Scan the data below. Pull out each line where "from" occurs.

Supplied records section start

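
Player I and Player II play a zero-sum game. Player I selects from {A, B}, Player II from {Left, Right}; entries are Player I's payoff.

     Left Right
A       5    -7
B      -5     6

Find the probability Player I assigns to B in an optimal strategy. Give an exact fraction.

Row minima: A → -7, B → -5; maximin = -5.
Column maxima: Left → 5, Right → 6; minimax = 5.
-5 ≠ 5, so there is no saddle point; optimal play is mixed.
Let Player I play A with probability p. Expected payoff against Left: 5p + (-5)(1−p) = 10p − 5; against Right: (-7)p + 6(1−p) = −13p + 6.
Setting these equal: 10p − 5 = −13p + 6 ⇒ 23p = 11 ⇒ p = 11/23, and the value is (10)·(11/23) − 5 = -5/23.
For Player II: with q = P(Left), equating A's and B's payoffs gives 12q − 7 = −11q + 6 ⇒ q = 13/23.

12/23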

Supplied records section end
Supplied records section start

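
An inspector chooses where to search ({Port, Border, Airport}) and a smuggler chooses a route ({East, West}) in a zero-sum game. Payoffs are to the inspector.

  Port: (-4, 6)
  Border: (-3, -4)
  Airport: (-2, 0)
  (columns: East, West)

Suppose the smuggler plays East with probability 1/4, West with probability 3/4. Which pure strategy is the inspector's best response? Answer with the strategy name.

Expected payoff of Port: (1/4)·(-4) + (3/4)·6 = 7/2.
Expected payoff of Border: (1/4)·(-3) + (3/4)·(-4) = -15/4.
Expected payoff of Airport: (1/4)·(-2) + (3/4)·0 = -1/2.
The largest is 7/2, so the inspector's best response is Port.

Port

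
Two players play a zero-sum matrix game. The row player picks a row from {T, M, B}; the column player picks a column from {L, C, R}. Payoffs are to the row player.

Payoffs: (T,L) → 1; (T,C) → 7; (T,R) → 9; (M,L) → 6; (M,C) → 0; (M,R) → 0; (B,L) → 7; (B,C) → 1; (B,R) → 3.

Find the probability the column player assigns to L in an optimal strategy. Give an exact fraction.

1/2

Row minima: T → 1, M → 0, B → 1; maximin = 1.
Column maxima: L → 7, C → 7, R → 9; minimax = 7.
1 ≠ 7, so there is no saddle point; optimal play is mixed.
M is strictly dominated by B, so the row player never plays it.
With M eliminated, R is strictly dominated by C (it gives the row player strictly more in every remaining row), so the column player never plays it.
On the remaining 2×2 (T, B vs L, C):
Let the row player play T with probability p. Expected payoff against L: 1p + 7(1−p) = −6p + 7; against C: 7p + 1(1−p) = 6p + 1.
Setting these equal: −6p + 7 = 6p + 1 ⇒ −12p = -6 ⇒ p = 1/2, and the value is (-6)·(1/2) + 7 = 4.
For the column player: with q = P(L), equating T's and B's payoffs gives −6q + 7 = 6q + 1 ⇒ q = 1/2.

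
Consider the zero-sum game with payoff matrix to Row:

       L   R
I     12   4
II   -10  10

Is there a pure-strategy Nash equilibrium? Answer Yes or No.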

Supplied records section end

Completed exercise —
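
Player I and Player II play a zero-sum game. Player I selects from {A, B}, Player II from {Left, Right}; entries are Player I's payoff.
Two players play a zero-sum matrix game. The row player picks a row from {T, M, B}; the column player picks a column from {L, C, R}. Payoffs are to the row player.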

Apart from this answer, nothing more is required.